**WHAT YOU ARE ASKED TO DO**
Only one stretch of the listing below is wanted. Give it again exactly, from the line with "Genes G0..G4. Initial state: 11011" through the line with "G4 := G4 AND G3".

**PROVIDED DATA**
Start of Block

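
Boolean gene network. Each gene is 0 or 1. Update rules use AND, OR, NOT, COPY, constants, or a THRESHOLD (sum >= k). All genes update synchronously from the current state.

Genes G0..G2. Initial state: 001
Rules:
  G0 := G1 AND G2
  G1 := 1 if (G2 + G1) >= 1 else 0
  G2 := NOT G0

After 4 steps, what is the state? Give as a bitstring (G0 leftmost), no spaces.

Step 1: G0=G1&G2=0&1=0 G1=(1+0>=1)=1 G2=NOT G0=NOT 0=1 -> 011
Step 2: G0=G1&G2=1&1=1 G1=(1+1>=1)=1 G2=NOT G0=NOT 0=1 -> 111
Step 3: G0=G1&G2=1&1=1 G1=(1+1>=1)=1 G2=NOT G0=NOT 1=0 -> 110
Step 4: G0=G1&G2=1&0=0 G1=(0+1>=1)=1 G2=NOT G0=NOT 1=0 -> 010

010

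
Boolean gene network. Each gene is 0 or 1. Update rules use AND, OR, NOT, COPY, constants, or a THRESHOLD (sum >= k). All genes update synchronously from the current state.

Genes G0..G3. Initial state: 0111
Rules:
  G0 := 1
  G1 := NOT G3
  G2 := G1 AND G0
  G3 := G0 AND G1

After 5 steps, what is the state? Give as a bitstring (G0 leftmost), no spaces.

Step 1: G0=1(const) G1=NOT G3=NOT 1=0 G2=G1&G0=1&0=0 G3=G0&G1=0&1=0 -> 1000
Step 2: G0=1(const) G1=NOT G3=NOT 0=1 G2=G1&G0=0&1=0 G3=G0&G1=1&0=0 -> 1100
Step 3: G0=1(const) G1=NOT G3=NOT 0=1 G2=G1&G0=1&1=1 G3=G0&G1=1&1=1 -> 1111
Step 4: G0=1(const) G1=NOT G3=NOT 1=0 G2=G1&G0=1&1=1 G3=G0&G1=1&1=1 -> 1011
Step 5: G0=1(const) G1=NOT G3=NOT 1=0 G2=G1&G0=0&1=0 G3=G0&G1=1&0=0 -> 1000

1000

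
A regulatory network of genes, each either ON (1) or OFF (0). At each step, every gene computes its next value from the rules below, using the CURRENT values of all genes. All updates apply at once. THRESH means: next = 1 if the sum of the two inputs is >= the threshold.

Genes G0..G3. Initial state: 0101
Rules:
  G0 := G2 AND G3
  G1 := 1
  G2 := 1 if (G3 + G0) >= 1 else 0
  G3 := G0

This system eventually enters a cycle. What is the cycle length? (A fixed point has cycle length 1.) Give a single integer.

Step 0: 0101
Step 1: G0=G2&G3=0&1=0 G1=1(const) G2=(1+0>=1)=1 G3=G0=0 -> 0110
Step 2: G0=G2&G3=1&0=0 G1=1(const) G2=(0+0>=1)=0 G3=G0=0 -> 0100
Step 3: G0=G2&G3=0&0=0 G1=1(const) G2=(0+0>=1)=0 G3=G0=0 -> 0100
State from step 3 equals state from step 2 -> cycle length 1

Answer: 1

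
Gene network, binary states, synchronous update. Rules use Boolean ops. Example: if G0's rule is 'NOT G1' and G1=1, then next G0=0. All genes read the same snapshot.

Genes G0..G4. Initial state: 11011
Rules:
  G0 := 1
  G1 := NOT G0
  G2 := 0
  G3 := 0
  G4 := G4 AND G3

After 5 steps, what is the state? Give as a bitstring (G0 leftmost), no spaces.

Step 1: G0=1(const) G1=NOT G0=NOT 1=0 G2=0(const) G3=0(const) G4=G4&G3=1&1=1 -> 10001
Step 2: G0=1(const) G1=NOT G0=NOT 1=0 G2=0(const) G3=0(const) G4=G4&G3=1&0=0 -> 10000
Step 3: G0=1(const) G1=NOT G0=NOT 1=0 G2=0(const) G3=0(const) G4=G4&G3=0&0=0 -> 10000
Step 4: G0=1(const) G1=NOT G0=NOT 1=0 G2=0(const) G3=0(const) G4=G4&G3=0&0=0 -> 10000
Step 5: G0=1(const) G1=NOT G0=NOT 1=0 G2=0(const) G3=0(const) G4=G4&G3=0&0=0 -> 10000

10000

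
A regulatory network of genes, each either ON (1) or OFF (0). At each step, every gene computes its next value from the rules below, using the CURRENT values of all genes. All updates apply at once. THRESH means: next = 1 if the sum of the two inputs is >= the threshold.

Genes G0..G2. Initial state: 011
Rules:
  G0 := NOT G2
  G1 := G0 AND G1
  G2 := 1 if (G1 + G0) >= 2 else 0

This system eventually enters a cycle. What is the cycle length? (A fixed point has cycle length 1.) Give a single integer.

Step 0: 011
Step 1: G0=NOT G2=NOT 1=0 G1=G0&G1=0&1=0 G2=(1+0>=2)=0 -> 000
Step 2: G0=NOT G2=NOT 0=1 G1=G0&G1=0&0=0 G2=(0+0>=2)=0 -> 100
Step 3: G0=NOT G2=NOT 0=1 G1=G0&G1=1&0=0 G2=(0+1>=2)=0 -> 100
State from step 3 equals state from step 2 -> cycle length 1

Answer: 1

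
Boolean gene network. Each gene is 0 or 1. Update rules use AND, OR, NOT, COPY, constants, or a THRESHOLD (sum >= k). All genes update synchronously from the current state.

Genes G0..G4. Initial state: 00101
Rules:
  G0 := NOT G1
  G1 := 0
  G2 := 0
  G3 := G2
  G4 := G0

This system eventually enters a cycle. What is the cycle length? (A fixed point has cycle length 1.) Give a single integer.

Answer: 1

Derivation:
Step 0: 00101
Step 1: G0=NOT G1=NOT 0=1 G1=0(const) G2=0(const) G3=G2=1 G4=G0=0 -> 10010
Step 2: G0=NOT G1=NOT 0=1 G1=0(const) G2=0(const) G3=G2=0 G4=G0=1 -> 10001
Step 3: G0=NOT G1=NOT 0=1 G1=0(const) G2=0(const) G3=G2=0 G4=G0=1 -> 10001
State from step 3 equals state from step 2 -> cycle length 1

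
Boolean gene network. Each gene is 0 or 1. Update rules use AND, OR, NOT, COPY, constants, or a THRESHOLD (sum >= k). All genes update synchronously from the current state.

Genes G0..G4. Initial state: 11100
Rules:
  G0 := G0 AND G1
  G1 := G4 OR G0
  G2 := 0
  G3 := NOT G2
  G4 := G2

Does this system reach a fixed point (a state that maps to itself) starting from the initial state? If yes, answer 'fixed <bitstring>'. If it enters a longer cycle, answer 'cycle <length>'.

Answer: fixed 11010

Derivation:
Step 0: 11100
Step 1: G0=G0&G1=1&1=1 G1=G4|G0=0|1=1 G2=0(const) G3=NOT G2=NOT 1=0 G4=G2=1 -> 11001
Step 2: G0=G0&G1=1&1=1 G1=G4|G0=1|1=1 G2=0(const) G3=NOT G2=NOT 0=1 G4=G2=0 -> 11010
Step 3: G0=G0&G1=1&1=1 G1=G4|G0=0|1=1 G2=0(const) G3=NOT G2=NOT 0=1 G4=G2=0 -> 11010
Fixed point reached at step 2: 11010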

End of Block
Start of Block

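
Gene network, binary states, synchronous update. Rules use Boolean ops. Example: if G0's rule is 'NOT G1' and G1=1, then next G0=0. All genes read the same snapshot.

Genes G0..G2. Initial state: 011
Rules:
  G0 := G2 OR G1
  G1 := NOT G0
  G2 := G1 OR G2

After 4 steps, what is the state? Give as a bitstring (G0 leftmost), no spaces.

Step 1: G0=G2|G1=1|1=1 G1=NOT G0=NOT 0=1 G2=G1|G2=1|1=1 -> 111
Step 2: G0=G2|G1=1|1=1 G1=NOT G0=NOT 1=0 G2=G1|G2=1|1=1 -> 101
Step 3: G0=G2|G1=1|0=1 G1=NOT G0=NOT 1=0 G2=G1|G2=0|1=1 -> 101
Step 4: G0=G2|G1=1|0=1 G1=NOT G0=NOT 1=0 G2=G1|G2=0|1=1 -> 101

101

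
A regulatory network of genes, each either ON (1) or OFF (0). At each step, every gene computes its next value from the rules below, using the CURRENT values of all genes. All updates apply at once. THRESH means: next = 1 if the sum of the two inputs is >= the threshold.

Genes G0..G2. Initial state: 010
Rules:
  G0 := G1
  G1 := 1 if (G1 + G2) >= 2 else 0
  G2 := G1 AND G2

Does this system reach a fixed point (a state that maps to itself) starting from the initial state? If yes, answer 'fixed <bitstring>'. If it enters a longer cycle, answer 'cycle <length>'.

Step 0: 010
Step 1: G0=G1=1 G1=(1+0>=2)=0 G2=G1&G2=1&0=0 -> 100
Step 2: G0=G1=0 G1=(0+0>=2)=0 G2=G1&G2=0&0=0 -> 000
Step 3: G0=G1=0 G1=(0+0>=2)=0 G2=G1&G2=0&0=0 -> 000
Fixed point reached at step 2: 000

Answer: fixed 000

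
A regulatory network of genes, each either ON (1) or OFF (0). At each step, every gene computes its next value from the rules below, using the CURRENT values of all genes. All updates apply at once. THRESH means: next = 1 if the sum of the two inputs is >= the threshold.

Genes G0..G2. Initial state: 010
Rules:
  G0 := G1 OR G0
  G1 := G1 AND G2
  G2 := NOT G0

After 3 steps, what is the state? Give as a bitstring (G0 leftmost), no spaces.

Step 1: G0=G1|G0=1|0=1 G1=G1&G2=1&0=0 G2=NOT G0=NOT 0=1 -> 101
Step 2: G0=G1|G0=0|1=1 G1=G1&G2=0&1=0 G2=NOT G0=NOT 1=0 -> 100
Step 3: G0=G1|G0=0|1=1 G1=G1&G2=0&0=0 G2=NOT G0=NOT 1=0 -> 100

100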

End of Block

**ANSWER SPACE**
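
Genes G0..G4. Initial state: 11011
Rules:
  G0 := 1
  G1 := NOT G0
  G2 := 0
  G3 := 0
  G4 := G4 AND G3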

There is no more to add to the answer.